Required action:
Take the entries that follow and return exactly the lines from the one holding "predecessors: Flooring, Plumbing" through the one holding "A team is planning a process. A", both included. Nothing else is needed.

(Records for processing Opens)

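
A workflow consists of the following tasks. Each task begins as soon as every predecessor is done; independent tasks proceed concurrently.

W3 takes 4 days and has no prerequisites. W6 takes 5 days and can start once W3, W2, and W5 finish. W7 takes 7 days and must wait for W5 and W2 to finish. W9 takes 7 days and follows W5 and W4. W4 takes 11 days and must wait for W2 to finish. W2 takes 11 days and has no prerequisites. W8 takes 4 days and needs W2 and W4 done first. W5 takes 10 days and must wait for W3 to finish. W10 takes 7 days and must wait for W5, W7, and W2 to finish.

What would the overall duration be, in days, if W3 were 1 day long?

Actual critical path: W2→W4→W9 = 11+11+7 = 29 ⇒ 29 days.
W3 is off the critical path — its longest chain is 28 days, giving 1 of slack.
The critical path is still W2→W4→W9; finish is now 29 days.

29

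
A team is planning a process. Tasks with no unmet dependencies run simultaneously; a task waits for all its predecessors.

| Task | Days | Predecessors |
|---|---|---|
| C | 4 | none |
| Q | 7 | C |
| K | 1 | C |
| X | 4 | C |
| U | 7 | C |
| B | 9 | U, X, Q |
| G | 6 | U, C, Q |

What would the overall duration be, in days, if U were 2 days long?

20

The binding path is C→U→B = 4+7+9 = 20; finish at 20 days.
U is on the critical path; changing it to 2 makes that path 15 days.
New critical path: C→Q→B = 4+7+9 = 20 ⇒ 20 days.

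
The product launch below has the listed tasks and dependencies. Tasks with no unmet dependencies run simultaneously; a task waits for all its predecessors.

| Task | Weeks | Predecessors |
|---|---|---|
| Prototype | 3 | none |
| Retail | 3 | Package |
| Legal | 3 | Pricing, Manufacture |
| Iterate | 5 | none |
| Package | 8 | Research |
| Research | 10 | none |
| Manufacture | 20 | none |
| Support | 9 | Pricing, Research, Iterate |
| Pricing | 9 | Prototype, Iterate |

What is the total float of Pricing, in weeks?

Iterate→Pricing→Support = 5+9+9 = 23 sets the makespan at 23 weeks.
The longest chain containing Pricing totals 23 weeks.
So Pricing can slip 14 − 14 = 0 weeks.

0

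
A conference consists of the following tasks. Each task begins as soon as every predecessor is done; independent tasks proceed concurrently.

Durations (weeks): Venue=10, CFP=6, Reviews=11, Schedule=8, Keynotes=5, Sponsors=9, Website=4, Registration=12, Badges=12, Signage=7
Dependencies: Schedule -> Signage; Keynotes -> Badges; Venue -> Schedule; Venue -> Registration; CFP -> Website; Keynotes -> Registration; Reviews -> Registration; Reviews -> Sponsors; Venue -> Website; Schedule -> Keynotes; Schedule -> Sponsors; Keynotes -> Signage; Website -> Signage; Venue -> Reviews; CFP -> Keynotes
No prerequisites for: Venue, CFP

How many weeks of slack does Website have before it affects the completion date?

14

Venue→Schedule→Keynotes→Registration = 10+8+5+12 = 35 sets the makespan at 35 weeks.
Longest path through Website: 21 weeks (earliest finish 14, latest finish 28).
Float = 35 − 21 = 14.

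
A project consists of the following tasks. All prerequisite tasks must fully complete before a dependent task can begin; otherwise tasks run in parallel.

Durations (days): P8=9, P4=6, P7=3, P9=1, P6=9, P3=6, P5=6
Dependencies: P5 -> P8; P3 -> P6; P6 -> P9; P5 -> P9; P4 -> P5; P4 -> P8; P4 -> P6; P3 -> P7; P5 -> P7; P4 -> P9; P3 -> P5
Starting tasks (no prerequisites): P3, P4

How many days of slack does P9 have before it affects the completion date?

Critical path: P3→P5→P8 = 6+6+9 = 21, so the finish is 21 days.
Longest path through P9: 16 days (earliest finish 16, latest finish 21).
Slack of P9 = 20 − 15 = 5 days.

5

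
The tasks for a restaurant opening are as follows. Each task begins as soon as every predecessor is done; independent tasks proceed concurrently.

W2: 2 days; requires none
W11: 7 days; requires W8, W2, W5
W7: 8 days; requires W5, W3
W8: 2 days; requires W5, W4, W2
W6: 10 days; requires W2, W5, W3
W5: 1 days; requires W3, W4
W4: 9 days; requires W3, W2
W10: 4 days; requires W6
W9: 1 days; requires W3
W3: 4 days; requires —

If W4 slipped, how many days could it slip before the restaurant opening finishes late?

The longest chain is W3→W4→W5→W6→W10 = 4+9+1+10+4 = 28; overall finish 28 days.
W4 finishes as early as 13 and must finish by 13.
So W4 can slip 13 − 13 = 0 days.

0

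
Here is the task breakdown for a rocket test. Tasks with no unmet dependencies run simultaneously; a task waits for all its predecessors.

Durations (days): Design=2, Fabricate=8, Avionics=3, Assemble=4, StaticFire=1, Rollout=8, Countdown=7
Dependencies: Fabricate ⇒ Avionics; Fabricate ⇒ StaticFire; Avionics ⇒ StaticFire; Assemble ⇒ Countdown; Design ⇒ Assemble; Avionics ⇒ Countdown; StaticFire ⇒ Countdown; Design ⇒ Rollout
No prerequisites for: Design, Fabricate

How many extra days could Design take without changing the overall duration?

The longest chain is Fabricate→Avionics→StaticFire→Countdown = 8+3+1+7 = 19; overall finish 19 days.
Longest path through Design: 13 days (earliest finish 2, latest finish 8).
So Design can slip 8 − 2 = 6 days.

6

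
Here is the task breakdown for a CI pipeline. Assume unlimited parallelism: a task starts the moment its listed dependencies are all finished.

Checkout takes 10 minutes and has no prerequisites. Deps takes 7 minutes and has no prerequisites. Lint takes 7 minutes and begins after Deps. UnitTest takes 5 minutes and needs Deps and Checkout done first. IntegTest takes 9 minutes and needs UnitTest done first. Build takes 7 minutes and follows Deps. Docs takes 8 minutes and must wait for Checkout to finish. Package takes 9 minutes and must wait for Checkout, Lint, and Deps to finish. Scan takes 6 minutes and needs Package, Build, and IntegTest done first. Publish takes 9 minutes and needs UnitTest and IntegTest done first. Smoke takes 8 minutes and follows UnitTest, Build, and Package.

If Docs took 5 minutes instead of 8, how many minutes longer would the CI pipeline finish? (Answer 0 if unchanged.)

0

The binding path is Checkout→UnitTest→IntegTest→Publish = 10+5+9+9 = 33; finish at 33 minutes.
Docs has 15 minutes of float (longest path through it is 18).
The critical path is still Checkout→UnitTest→IntegTest→Publish; finish is now 33 minutes.
Change in finish: 33 − 33 = +0 minutes.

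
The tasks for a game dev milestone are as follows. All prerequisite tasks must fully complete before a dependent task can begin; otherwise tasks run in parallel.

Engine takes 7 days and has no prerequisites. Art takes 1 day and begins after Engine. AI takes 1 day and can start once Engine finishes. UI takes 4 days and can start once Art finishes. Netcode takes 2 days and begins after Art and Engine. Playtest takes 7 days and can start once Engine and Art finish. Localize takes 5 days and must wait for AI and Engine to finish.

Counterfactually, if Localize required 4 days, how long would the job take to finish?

Critical path before the change: Engine→Art→Playtest = 7+1+7 = 15 giving 15 days.
The longest path through Localize is only 13 days, so Localize has float 2.
No other chain overtakes it, so the finish is 15 days.

15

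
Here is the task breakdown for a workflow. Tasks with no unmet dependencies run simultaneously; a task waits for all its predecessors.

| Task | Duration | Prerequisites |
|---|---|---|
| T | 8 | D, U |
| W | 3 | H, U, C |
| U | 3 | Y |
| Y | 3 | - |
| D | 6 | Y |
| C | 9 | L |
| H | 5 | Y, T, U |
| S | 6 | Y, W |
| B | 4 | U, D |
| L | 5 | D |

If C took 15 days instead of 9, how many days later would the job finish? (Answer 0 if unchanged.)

Actual critical path: Y→D→L→C→W→S = 3+6+5+9+3+6 = 32 ⇒ 32 days.
Since C is critical, the +6 change carries straight to that chain (now 38 days).
No other chain overtakes it, so the finish is 38 days.
Change in finish: 38 − 32 = +6 days.

6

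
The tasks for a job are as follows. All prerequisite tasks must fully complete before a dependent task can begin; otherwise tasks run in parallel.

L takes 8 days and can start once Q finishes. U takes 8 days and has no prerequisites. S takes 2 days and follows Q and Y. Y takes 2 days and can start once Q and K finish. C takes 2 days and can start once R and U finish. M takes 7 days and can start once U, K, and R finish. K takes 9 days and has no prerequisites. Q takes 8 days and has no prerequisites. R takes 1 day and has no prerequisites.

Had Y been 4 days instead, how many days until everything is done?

Baseline: Q→L = 8+8 = 16 → 16 days.
Y is off the critical path — its longest chain is 13 days, giving 3 of slack.
The critical path is still Q→L; finish is now 16 days.

16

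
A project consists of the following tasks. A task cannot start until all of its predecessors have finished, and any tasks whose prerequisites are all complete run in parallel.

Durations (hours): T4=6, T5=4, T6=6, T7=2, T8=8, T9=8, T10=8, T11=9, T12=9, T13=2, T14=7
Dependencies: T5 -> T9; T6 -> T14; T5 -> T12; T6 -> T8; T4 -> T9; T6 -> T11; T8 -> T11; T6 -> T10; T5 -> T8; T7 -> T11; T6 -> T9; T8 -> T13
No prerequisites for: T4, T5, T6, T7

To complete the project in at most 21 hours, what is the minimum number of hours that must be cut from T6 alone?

Current finish: 23 hours; target: 21.
T6 is on every critical path, so each hour cut from T6 cuts the finish by one (this holds down to a finish of 21).
Need 23 − 21 = 2 hours off T6 → T6 becomes 4 hours, finish becomes 21.

2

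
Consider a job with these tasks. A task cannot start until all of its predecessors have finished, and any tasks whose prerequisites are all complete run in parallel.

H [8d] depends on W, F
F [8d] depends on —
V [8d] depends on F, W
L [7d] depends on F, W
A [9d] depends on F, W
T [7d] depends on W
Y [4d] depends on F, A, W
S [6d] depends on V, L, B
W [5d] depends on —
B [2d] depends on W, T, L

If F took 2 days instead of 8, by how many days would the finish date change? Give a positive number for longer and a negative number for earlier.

Critical path before the change: F→L→B→S = 8+7+2+6 = 23 giving 23 days.
F lies on that path, so at 2 days the path becomes 17 days.
Now W→T→B→S = 5+7+2+6 = 20 is longest, so the finish becomes 20 days.
Change in finish: 20 − 23 = -3 days.

-3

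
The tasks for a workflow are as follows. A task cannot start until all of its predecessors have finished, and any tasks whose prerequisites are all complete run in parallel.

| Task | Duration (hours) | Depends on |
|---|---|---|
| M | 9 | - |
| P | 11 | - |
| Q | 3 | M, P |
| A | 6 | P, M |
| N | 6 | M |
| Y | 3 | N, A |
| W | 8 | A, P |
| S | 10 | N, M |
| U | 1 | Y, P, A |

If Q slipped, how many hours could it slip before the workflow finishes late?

Critical path: M→N→S = 9+6+10 = 25, so the finish is 25 hours.
Q finishes as early as 14 and must finish by 25.
Slack of Q = 22 − 11 = 11 hours.

11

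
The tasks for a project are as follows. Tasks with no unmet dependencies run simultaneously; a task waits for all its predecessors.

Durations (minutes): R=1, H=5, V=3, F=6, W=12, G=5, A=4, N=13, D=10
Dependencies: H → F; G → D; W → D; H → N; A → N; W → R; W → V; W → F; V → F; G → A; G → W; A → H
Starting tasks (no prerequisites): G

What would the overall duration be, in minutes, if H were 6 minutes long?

28

Critical path before the change: G→A→H→N = 5+4+5+13 = 27 giving 27 minutes.
H is on the critical path; changing it to 6 makes that path 28 minutes.
No other chain overtakes it, so the finish is 28 minutes.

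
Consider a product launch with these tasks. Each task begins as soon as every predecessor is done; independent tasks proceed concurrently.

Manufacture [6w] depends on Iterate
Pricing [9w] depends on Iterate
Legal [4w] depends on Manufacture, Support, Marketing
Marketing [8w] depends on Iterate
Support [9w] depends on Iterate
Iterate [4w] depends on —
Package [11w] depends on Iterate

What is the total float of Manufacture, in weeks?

Iterate→Support→Legal = 4+9+4 = 17 sets the makespan at 17 weeks.
The longest chain containing Manufacture totals 14 weeks.
Slack of Manufacture = 7 − 4 = 3 weeks.

3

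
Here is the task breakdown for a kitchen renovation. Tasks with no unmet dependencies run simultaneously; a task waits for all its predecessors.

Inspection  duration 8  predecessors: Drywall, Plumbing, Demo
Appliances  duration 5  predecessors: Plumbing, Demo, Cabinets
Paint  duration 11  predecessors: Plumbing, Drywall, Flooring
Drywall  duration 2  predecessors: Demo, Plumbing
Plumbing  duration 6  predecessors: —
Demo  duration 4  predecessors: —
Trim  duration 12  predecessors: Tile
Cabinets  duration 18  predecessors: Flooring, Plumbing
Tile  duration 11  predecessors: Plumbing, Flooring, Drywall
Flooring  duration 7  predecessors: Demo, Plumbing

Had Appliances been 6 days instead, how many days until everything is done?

Actual critical path: Plumbing→Flooring→Cabinets→Appliances = 6+7+18+5 = 36 ⇒ 36 days.
Appliances lies on that path, so at 6 days the path becomes 37 days.
That remains the longest chain; total 37 days.

37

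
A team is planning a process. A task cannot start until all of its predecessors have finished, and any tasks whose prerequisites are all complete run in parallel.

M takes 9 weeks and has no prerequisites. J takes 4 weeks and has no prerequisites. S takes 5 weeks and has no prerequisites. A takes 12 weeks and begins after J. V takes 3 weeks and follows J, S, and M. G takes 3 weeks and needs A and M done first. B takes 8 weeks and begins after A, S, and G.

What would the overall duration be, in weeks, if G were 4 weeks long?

28

Critical path before the change: J→A→G→B = 4+12+3+8 = 27 giving 27 weeks.
Since G is critical, the +1 change carries straight to that chain (now 28 weeks).
The critical path is still J→A→G→B; finish is now 28 weeks.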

(Records for processing Closes)

Task response:
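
Cabinets  duration 18  predecessors: Flooring, Plumbing
Tile  duration 11  predecessors: Plumbing, Flooring, Drywall
Flooring  duration 7  predecessors: Demo, Plumbing

Had Appliances been 6 days instead, how many days until everything is done?

Actual critical path: Plumbing→Flooring→Cabinets→Appliances = 6+7+18+5 = 36 ⇒ 36 days.
Appliances lies on that path, so at 6 days the path becomes 37 days.
That remains the longest chain; total 37 days.

37

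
A team is planning a process. A task cannot start until all of its predecessors have finished, and any tasks whose prerequisites are all complete run in parallel.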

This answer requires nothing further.